**Records supplied**
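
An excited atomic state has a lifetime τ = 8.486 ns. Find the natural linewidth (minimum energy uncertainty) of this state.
38.782 neV

Using the energy-time uncertainty principle:
ΔEΔt ≥ ℏ/2

The lifetime τ represents the time uncertainty Δt.
The natural linewidth (minimum energy uncertainty) is:

ΔE = ℏ/(2τ)
ΔE = (1.055e-34 J·s) / (2 × 8.486e-09 s)
ΔE = 6.214e-27 J = 38.782 neV

This natural linewidth limits the precision of spectroscopic measurements.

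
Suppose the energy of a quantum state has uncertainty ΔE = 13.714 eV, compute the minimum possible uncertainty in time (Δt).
23.998 as

Using the energy-time uncertainty principle:
ΔEΔt ≥ ℏ/2

The minimum uncertainty in time is:
Δt_min = ℏ/(2ΔE)
Δt_min = (1.055e-34 J·s) / (2 × 2.197e-18 J)
Δt_min = 2.400e-17 s = 23.998 as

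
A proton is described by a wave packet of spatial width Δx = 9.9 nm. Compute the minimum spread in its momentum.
5.326 × 10^-27 kg·m/s

For a wave packet, the spatial width Δx and momentum spread Δp are related by the uncertainty principle:
ΔxΔp ≥ ℏ/2

The minimum momentum spread is:
Δp_min = ℏ/(2Δx)
Δp_min = (1.055e-34 J·s) / (2 × 9.900e-09 m)
Δp_min = 5.326e-27 kg·m/s

A wave packet cannot have both a well-defined position and well-defined momentum.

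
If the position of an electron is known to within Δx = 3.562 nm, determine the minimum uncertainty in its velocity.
16.250 km/s

Using the Heisenberg uncertainty principle and Δp = mΔv:
ΔxΔp ≥ ℏ/2
Δx(mΔv) ≥ ℏ/2

The minimum uncertainty in velocity is:
Δv_min = ℏ/(2mΔx)
Δv_min = (1.055e-34 J·s) / (2 × 9.109e-31 kg × 3.562e-09 m)
Δv_min = 1.625e+04 m/s = 16.250 km/s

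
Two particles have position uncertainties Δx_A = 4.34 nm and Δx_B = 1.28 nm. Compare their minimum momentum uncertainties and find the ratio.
Particle B has the larger minimum momentum uncertainty, by a factor of 3.39.

For each particle, the minimum momentum uncertainty is Δp_min = ℏ/(2Δx):

Particle A: Δp_A = ℏ/(2×4.340e-09 m) = 1.215e-26 kg·m/s
Particle B: Δp_B = ℏ/(2×1.280e-09 m) = 4.119e-26 kg·m/s

Ratio: Δp_B/Δp_A = 3.39

Since Δp_min ∝ 1/Δx, the particle with smaller position uncertainty (B) has larger momentum uncertainty.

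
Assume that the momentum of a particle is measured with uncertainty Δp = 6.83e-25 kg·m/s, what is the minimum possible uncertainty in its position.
77.201 pm

Using the Heisenberg uncertainty principle:
ΔxΔp ≥ ℏ/2

The minimum uncertainty in position is:
Δx_min = ℏ/(2Δp)
Δx_min = (1.055e-34 J·s) / (2 × 6.830e-25 kg·m/s)
Δx_min = 7.720e-11 m = 77.201 pm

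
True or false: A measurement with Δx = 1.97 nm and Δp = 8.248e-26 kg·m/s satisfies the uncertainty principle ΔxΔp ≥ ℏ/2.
Yes, it satisfies the uncertainty principle.

Calculate the product ΔxΔp:
ΔxΔp = (1.970e-09 m) × (8.248e-26 kg·m/s)
ΔxΔp = 1.625e-34 J·s

Compare to the minimum allowed value ℏ/2:
ℏ/2 = 5.273e-35 J·s

Since ΔxΔp = 1.625e-34 J·s ≥ 5.273e-35 J·s = ℏ/2,
the measurement satisfies the uncertainty principle.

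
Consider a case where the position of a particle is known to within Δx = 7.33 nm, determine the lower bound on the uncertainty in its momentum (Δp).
7.194 × 10^-27 kg·m/s

Using the Heisenberg uncertainty principle:
ΔxΔp ≥ ℏ/2

The minimum uncertainty in momentum is:
Δp_min = ℏ/(2Δx)
Δp_min = (1.055e-34 J·s) / (2 × 7.330e-09 m)
Δp_min = 7.194e-27 kg·m/s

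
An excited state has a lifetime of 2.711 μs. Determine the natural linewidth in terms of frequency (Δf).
29.354 kHz

Using the energy-time uncertainty principle and E = hf:
ΔEΔt ≥ ℏ/2
hΔf·Δt ≥ ℏ/2

The minimum frequency uncertainty is:
Δf = ℏ/(2hτ) = 1/(4πτ)
Δf = 1/(4π × 2.711e-06 s)
Δf = 2.935e+04 Hz = 29.354 kHz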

**Work to complete**
All of the data above needs to be written out again, exactly.

**Solution**
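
An excited atomic state has a lifetime τ = 8.486 ns. Find the natural linewidth (minimum energy uncertainty) of this state.
38.782 neV

Using the energy-time uncertainty principle:
ΔEΔt ≥ ℏ/2

The lifetime τ represents the time uncertainty Δt.
The natural linewidth (minimum energy uncertainty) is:

ΔE = ℏ/(2τ)
ΔE = (1.055e-34 J·s) / (2 × 8.486e-09 s)
ΔE = 6.214e-27 J = 38.782 neV

This natural linewidth limits the precision of spectroscopic measurements.

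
Suppose the energy of a quantum state has uncertainty ΔE = 13.714 eV, compute the minimum possible uncertainty in time (Δt).
23.998 as

Using the energy-time uncertainty principle:
ΔEΔt ≥ ℏ/2

The minimum uncertainty in time is:
Δt_min = ℏ/(2ΔE)
Δt_min = (1.055e-34 J·s) / (2 × 2.197e-18 J)
Δt_min = 2.400e-17 s = 23.998 as

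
A proton is described by a wave packet of spatial width Δx = 9.9 nm. Compute the minimum spread in its momentum.
5.326 × 10^-27 kg·m/s

For a wave packet, the spatial width Δx and momentum spread Δp are related by the uncertainty principle:
ΔxΔp ≥ ℏ/2

The minimum momentum spread is:
Δp_min = ℏ/(2Δx)
Δp_min = (1.055e-34 J·s) / (2 × 9.900e-09 m)
Δp_min = 5.326e-27 kg·m/s

A wave packet cannot have both a well-defined position and well-defined momentum.

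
If the position of an electron is known to within Δx = 3.562 nm, determine the minimum uncertainty in its velocity.
16.250 km/s

Using the Heisenberg uncertainty principle and Δp = mΔv:
ΔxΔp ≥ ℏ/2
Δx(mΔv) ≥ ℏ/2

The minimum uncertainty in velocity is:
Δv_min = ℏ/(2mΔx)
Δv_min = (1.055e-34 J·s) / (2 × 9.109e-31 kg × 3.562e-09 m)
Δv_min = 1.625e+04 m/s = 16.250 km/s

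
Two particles have position uncertainties Δx_A = 4.34 nm and Δx_B = 1.28 nm. Compare their minimum momentum uncertainties and find the ratio.
Particle B has the larger minimum momentum uncertainty, by a factor of 3.39.

For each particle, the minimum momentum uncertainty is Δp_min = ℏ/(2Δx):

Particle A: Δp_A = ℏ/(2×4.340e-09 m) = 1.215e-26 kg·m/s
Particle B: Δp_B = ℏ/(2×1.280e-09 m) = 4.119e-26 kg·m/s

Ratio: Δp_B/Δp_A = 3.39

Since Δp_min ∝ 1/Δx, the particle with smaller position uncertainty (B) has larger momentum uncertainty.

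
Assume that the momentum of a particle is measured with uncertainty Δp = 6.83e-25 kg·m/s, what is the minimum possible uncertainty in its position.
77.201 pm

Using the Heisenberg uncertainty principle:
ΔxΔp ≥ ℏ/2

The minimum uncertainty in position is:
Δx_min = ℏ/(2Δp)
Δx_min = (1.055e-34 J·s) / (2 × 6.830e-25 kg·m/s)
Δx_min = 7.720e-11 m = 77.201 pm

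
True or false: A measurement with Δx = 1.97 nm and Δp = 8.248e-26 kg·m/s satisfies the uncertainty principle ΔxΔp ≥ ℏ/2.
Yes, it satisfies the uncertainty principle.

Calculate the product ΔxΔp:
ΔxΔp = (1.970e-09 m) × (8.248e-26 kg·m/s)
ΔxΔp = 1.625e-34 J·s

Compare to the minimum allowed value ℏ/2:
ℏ/2 = 5.273e-35 J·s

Since ΔxΔp = 1.625e-34 J·s ≥ 5.273e-35 J·s = ℏ/2,
the measurement satisfies the uncertainty principle.

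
Consider a case where the position of a particle is known to within Δx = 7.33 nm, determine the lower bound on the uncertainty in its momentum (Δp).
7.194 × 10^-27 kg·m/s

Using the Heisenberg uncertainty principle:
ΔxΔp ≥ ℏ/2

The minimum uncertainty in momentum is:
Δp_min = ℏ/(2Δx)
Δp_min = (1.055e-34 J·s) / (2 × 7.330e-09 m)
Δp_min = 7.194e-27 kg·m/s

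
An excited state has a lifetime of 2.711 μs. Determine the natural linewidth in terms of frequency (Δf).
29.354 kHz

Using the energy-time uncertainty principle and E = hf:
ΔEΔt ≥ ℏ/2
hΔf·Δt ≥ ℏ/2

The minimum frequency uncertainty is:
Δf = ℏ/(2hτ) = 1/(4πτ)
Δf = 1/(4π × 2.711e-06 s)
Δf = 2.935e+04 Hz = 29.354 kHz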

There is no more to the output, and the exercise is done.